(Collected data entries)
* * *
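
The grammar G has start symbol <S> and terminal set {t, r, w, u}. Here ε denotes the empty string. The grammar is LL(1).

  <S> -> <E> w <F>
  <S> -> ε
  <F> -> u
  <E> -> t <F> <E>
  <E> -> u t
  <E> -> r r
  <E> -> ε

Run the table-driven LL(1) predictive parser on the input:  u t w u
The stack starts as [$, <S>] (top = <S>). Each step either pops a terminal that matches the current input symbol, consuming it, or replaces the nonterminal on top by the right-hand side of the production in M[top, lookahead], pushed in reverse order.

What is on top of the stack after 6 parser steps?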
* * *
§ TASK OBJECTIVE: Every entry must appear in the answer, reproduced exactly.

§ ANSWER BOX:
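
The grammar G has start symbol <S> and terminal set {t, r, w, u}. Here ε denotes the empty string. The grammar is LL(1).

  <S> -> <E> w <F>
  <S> -> ε
  <F> -> u
  <E> -> t <F> <E>
  <E> -> u t
  <E> -> r r
  <E> -> ε

Run the table-driven LL(1) predictive parser on the input:  u t w u
The stack starts as [$, <S>] (top = <S>). Each step either pops a terminal that matches the current input symbol, consuming it, or replaces the nonterminal on top by the right-hand side of the production in M[top, lookahead], pushed in reverse order.

What is on top of the stack after 6 parser steps?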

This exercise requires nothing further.